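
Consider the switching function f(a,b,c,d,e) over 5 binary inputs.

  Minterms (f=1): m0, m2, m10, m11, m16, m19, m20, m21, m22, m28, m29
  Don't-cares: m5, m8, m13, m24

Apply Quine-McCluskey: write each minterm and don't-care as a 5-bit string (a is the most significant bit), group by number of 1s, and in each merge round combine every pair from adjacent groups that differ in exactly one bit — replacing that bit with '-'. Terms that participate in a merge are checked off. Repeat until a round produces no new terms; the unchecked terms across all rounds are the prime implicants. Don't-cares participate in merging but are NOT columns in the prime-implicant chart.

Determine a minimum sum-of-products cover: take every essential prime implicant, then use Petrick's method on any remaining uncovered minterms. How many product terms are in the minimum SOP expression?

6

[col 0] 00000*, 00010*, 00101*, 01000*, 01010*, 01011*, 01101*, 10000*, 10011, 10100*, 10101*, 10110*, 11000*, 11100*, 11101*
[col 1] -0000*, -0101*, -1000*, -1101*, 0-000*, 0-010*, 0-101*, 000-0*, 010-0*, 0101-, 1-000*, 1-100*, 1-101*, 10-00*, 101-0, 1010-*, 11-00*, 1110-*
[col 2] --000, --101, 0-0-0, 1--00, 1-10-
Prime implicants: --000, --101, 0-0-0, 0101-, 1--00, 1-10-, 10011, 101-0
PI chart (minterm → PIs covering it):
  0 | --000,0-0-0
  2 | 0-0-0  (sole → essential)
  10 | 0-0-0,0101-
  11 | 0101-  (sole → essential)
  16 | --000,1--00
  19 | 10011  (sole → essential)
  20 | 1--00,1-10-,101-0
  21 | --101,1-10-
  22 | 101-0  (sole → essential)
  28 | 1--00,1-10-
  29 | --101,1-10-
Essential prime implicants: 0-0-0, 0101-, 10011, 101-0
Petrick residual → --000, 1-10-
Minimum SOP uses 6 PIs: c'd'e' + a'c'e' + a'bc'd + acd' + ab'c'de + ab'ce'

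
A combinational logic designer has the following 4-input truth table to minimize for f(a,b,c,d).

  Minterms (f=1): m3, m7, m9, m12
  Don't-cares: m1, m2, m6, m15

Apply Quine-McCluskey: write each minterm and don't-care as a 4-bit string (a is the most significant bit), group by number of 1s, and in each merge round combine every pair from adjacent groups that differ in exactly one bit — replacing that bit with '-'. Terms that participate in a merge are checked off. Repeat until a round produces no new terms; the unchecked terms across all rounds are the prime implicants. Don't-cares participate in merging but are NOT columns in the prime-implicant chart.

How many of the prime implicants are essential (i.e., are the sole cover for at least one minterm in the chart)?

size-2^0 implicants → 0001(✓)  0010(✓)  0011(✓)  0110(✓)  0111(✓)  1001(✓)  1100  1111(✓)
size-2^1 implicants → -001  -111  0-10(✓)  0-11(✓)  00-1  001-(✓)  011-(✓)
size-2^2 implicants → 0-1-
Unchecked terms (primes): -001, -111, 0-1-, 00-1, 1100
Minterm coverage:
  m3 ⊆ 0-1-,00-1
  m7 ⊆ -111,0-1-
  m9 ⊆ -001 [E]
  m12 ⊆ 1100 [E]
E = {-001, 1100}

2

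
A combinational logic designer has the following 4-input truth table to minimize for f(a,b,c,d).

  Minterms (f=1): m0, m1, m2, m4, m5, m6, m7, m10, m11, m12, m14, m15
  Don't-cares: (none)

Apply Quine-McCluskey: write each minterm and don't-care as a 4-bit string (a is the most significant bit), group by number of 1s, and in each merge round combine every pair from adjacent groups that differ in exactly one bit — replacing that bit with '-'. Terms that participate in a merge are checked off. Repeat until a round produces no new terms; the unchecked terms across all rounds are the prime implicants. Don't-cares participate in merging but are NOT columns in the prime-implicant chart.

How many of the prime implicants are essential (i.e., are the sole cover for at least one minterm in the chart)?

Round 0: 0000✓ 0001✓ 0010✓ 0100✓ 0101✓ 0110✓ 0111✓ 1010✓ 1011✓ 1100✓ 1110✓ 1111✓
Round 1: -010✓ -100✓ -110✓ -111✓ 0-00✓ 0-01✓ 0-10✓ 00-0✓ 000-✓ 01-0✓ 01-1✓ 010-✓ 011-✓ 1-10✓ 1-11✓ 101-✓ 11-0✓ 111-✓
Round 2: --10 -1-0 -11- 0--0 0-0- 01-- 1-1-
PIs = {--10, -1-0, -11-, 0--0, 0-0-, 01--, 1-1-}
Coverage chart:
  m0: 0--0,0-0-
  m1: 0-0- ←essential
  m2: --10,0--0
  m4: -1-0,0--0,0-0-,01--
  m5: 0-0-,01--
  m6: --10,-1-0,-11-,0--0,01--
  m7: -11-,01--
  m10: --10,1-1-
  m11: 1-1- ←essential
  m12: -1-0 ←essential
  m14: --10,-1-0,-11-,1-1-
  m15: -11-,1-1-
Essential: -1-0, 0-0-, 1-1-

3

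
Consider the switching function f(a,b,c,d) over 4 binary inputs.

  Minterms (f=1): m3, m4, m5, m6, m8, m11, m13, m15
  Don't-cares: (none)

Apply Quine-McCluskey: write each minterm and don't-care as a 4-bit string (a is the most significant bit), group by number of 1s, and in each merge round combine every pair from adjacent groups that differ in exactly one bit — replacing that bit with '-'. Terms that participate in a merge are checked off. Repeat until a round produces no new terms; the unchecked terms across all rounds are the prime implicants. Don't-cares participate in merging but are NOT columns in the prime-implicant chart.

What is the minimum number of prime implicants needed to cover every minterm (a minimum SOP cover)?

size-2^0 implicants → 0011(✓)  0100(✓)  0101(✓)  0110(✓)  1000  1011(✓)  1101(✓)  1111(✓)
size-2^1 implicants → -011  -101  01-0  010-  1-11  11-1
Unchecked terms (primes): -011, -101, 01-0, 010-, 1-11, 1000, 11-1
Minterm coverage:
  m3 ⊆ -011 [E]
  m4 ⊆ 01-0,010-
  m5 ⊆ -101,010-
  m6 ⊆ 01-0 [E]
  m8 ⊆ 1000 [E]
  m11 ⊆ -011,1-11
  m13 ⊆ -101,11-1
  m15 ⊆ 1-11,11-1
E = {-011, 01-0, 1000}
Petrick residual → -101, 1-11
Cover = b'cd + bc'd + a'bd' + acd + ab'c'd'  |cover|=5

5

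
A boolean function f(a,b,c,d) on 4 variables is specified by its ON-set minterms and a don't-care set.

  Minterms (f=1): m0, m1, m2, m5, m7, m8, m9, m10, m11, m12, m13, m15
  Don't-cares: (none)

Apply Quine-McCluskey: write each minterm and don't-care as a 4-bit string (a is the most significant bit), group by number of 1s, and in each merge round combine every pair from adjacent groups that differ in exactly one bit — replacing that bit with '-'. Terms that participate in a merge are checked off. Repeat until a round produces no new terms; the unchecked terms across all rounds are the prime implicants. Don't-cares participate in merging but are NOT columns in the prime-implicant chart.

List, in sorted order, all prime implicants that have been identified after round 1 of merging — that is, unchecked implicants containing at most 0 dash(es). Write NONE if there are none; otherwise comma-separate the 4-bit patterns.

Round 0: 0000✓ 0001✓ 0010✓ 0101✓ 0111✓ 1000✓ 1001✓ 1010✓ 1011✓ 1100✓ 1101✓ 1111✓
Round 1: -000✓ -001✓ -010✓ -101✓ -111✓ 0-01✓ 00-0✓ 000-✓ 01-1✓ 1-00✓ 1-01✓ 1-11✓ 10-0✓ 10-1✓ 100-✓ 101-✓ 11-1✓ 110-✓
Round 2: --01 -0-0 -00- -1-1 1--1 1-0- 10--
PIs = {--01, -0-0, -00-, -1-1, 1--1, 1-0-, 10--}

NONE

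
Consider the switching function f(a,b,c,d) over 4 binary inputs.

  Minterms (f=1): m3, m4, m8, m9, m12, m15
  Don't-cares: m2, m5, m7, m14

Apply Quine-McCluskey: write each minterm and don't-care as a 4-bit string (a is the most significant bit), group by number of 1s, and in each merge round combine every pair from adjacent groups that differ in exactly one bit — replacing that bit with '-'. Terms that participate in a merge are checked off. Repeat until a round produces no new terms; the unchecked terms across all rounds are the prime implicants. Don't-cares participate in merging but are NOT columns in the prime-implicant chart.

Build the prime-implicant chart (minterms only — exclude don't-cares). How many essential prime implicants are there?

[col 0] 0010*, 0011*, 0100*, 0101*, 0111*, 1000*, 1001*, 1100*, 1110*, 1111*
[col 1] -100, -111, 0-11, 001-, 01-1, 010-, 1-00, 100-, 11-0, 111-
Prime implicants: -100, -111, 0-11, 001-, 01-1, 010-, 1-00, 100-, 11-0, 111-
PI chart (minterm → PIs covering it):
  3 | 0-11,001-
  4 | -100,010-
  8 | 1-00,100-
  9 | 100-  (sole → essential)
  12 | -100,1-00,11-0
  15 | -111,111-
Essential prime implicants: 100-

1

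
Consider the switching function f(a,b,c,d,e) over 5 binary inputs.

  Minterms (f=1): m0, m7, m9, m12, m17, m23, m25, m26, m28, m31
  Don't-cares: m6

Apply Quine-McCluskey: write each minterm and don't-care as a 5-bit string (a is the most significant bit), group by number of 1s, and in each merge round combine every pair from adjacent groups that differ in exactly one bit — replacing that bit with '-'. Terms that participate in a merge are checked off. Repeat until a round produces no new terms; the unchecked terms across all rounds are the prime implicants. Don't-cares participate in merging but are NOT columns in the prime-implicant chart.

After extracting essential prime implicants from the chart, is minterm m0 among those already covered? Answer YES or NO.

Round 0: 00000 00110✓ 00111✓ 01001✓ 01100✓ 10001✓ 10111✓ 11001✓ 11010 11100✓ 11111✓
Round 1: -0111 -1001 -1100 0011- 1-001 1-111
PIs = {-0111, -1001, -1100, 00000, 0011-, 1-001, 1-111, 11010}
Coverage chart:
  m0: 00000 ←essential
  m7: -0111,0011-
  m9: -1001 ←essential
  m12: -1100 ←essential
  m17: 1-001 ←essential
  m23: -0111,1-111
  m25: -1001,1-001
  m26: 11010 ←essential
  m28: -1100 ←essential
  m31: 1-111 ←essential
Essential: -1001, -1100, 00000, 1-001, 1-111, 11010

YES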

▶ _What is being asked_:
Reproduce exactly the lines from the one with "After extracting essential" through the last line of the entries, keeping both of those lines and nothing else.

▶ _Exercise output_:
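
After extracting essential prime implicants from the chart, is minterm m0 among those already covered? Answer YES or NO.

Round 0: 00000 00110✓ 00111✓ 01001✓ 01100✓ 10001✓ 10111✓ 11001✓ 11010 11100✓ 11111✓
Round 1: -0111 -1001 -1100 0011- 1-001 1-111
PIs = {-0111, -1001, -1100, 00000, 0011-, 1-001, 1-111, 11010}
Coverage chart:
  m0: 00000 ←essential
  m7: -0111,0011-
  m9: -1001 ←essential
  m12: -1100 ←essential
  m17: 1-001 ←essential
  m23: -0111,1-111
  m25: -1001,1-001
  m26: 11010 ←essential
  m28: -1100 ←essential
  m31: 1-111 ←essential
Essential: -1001, -1100, 00000, 1-001, 1-111, 11010

YES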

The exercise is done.